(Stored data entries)
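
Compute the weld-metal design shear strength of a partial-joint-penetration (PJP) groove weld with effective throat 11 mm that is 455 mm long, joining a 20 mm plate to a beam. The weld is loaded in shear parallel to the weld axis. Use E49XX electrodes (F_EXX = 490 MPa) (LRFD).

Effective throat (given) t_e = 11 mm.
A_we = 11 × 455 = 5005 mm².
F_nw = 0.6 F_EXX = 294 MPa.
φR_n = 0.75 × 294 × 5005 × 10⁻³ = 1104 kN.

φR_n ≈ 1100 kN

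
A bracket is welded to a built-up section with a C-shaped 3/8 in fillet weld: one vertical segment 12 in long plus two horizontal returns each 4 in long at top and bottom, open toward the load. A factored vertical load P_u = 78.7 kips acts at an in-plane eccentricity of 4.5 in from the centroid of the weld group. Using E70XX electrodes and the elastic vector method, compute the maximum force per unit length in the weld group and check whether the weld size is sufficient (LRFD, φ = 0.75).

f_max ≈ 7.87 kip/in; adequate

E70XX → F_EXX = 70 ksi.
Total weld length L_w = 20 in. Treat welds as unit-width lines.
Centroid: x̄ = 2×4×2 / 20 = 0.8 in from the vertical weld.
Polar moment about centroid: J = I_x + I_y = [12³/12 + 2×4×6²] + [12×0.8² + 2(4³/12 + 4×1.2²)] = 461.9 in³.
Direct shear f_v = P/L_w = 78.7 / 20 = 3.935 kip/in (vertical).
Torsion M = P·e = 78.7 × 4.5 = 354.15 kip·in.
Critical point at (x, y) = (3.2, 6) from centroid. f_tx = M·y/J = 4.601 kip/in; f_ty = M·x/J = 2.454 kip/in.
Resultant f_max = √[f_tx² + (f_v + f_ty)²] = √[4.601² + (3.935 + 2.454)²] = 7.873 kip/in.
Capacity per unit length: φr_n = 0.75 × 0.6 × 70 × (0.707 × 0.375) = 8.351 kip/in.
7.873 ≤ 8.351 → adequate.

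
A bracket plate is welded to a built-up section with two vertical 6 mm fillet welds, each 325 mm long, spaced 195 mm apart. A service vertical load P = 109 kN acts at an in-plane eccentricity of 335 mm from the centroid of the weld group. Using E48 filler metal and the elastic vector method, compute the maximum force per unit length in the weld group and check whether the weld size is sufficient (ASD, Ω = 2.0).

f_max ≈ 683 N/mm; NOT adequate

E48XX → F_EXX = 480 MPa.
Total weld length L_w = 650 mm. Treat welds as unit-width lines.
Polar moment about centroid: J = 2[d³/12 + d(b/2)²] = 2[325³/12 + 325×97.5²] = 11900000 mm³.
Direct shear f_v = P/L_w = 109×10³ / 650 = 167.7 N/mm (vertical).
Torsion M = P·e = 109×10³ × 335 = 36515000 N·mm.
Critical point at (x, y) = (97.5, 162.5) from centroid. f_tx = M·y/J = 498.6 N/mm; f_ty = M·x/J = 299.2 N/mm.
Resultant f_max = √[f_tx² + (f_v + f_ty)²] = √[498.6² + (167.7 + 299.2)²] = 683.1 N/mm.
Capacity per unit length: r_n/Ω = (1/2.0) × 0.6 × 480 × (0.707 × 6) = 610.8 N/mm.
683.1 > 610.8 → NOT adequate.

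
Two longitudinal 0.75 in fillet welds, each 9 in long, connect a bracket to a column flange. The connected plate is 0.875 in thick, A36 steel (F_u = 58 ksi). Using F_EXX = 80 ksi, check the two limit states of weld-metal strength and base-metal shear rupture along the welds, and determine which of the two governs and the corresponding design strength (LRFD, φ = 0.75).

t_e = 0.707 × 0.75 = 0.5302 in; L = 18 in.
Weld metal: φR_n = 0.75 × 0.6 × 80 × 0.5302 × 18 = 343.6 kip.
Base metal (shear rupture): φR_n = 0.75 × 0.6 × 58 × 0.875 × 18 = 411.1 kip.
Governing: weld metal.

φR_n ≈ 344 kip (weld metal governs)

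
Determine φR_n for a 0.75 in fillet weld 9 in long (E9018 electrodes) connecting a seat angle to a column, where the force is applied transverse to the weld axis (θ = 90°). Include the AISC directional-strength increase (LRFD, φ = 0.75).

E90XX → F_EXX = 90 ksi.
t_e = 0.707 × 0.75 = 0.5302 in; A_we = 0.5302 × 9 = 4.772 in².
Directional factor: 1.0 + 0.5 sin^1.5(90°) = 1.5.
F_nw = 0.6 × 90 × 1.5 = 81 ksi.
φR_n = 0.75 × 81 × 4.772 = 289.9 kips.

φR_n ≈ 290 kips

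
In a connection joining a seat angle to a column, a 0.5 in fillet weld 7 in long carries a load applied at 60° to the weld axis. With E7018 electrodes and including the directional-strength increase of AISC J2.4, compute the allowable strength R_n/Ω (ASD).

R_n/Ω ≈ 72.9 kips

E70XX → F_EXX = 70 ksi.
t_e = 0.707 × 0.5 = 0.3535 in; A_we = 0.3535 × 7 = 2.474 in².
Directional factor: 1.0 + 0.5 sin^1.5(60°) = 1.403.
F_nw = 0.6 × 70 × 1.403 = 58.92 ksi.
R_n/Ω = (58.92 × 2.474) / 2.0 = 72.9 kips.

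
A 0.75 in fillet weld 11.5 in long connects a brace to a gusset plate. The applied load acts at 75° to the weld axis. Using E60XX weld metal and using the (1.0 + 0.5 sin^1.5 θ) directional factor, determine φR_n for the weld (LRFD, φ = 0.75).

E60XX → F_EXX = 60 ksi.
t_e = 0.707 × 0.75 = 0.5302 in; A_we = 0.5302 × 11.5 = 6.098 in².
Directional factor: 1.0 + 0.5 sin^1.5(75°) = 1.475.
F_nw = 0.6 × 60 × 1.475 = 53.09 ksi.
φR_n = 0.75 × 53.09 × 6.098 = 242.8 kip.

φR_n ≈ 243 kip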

▸ **Work to be completed**: Would you repeat, exactly and with nothing added, every line from the line containing "A 0.75 in fillet weld 11.5" through the last line of the records above?

▸ **Written response**:
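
A 0.75 in fillet weld 11.5 in long connects a brace to a gusset plate. The applied load acts at 75° to the weld axis. Using E60XX weld metal and using the (1.0 + 0.5 sin^1.5 θ) directional factor, determine φR_n for the weld (LRFD, φ = 0.75).

E60XX → F_EXX = 60 ksi.
t_e = 0.707 × 0.75 = 0.5302 in; A_we = 0.5302 × 11.5 = 6.098 in².
Directional factor: 1.0 + 0.5 sin^1.5(75°) = 1.475.
F_nw = 0.6 × 60 × 1.475 = 53.09 ksi.
φR_n = 0.75 × 53.09 × 6.098 = 242.8 kip.

φR_n ≈ 243 kip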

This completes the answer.